Provided records:
----

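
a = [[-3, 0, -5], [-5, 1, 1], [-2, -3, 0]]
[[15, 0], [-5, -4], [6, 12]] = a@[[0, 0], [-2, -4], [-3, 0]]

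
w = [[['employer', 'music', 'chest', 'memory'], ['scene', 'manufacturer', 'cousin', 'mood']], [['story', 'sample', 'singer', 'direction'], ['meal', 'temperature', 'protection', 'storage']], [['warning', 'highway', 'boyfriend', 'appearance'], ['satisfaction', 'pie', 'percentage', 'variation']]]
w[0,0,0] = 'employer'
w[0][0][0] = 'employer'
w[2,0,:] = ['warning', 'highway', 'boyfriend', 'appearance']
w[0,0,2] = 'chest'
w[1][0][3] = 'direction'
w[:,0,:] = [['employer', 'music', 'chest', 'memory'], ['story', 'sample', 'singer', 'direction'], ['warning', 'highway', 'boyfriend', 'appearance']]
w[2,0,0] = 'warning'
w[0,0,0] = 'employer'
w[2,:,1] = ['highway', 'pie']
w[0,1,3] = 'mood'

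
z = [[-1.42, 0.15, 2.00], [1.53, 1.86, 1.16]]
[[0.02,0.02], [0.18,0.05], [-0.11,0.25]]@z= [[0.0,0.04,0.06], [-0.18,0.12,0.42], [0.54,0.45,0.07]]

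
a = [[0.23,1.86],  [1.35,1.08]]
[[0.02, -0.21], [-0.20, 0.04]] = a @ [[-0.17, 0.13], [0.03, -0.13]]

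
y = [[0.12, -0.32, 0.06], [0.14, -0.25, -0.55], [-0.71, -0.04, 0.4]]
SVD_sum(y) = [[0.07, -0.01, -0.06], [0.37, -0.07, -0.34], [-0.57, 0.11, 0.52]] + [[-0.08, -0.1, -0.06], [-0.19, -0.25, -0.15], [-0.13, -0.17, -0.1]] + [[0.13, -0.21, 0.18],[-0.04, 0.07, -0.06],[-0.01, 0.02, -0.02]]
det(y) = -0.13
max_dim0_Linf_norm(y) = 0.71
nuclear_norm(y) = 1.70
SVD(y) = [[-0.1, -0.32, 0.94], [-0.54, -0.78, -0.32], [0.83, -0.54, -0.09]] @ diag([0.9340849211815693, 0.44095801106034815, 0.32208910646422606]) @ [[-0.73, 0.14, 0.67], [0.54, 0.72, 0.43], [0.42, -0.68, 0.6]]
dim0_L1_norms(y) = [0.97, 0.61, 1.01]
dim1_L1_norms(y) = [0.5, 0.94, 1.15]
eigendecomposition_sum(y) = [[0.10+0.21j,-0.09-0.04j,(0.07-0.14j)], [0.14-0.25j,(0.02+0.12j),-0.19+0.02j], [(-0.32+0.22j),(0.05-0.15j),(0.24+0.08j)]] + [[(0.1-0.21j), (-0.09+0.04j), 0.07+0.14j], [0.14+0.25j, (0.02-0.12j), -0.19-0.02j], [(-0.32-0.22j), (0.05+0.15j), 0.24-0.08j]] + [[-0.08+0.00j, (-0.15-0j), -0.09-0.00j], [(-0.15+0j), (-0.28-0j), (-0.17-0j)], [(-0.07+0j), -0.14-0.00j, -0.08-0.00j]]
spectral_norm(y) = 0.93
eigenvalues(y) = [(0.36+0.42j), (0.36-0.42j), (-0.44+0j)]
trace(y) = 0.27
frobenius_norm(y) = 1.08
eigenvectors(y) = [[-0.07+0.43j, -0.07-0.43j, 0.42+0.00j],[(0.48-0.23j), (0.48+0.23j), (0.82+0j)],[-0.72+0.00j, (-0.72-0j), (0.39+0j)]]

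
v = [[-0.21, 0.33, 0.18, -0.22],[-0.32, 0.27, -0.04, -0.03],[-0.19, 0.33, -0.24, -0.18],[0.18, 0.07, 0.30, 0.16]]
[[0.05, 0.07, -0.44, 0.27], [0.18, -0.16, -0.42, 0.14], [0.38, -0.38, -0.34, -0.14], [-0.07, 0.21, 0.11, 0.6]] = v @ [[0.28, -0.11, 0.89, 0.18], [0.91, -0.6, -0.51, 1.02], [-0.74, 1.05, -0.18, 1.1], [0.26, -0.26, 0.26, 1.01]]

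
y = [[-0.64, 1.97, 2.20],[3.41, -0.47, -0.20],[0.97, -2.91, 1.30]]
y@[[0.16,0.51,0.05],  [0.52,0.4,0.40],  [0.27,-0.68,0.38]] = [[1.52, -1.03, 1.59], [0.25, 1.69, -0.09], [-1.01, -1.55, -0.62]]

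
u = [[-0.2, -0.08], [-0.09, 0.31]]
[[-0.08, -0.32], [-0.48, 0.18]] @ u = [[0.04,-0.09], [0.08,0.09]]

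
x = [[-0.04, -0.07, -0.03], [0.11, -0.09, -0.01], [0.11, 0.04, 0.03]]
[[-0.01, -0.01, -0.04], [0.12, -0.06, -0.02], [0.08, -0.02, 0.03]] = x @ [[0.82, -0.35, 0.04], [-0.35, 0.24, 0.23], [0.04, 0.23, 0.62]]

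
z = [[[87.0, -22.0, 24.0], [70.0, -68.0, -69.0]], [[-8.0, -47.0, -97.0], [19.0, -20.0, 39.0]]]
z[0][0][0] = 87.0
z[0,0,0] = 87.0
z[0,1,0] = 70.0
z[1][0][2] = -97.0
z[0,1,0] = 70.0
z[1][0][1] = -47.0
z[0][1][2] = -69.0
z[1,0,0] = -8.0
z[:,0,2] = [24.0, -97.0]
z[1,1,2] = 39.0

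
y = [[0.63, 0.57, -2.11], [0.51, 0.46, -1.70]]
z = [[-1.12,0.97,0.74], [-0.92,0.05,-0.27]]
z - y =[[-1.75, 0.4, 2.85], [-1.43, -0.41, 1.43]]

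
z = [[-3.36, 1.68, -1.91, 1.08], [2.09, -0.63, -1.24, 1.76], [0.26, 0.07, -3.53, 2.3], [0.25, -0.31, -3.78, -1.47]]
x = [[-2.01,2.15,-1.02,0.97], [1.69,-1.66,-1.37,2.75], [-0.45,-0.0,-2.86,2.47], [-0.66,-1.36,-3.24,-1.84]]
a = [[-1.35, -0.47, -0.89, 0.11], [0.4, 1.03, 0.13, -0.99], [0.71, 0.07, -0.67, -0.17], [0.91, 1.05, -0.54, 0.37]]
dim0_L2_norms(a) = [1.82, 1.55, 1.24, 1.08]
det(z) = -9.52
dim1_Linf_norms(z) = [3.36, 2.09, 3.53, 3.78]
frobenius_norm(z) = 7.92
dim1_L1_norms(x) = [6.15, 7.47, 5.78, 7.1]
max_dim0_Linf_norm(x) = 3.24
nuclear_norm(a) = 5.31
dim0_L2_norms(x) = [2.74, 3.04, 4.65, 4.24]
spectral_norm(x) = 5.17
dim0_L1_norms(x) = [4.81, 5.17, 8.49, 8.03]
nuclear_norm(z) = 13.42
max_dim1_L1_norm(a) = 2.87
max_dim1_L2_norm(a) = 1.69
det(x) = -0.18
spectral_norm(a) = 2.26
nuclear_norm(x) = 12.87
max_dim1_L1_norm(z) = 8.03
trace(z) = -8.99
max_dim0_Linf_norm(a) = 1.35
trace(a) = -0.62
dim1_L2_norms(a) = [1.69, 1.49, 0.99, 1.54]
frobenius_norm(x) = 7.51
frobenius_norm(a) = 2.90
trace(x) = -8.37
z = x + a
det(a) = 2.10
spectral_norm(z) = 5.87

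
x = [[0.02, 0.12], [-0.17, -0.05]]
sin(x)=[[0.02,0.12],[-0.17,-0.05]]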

----

Your instructions: Each line of the records, from the opening one through the line holding "w[1][0][3] = 'direction'", should be restated word for word, with nothing else in the answer.

Output for this task:
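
a = [[-3, 0, -5], [-5, 1, 1], [-2, -3, 0]]
[[15, 0], [-5, -4], [6, 12]] = a@[[0, 0], [-2, -4], [-3, 0]]

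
w = [[['employer', 'music', 'chest', 'memory'], ['scene', 'manufacturer', 'cousin', 'mood']], [['story', 'sample', 'singer', 'direction'], ['meal', 'temperature', 'protection', 'storage']], [['warning', 'highway', 'boyfriend', 'appearance'], ['satisfaction', 'pie', 'percentage', 'variation']]]
w[0,0,0] = 'employer'
w[0][0][0] = 'employer'
w[2,0,:] = ['warning', 'highway', 'boyfriend', 'appearance']
w[0,0,2] = 'chest'
w[1][0][3] = 'direction'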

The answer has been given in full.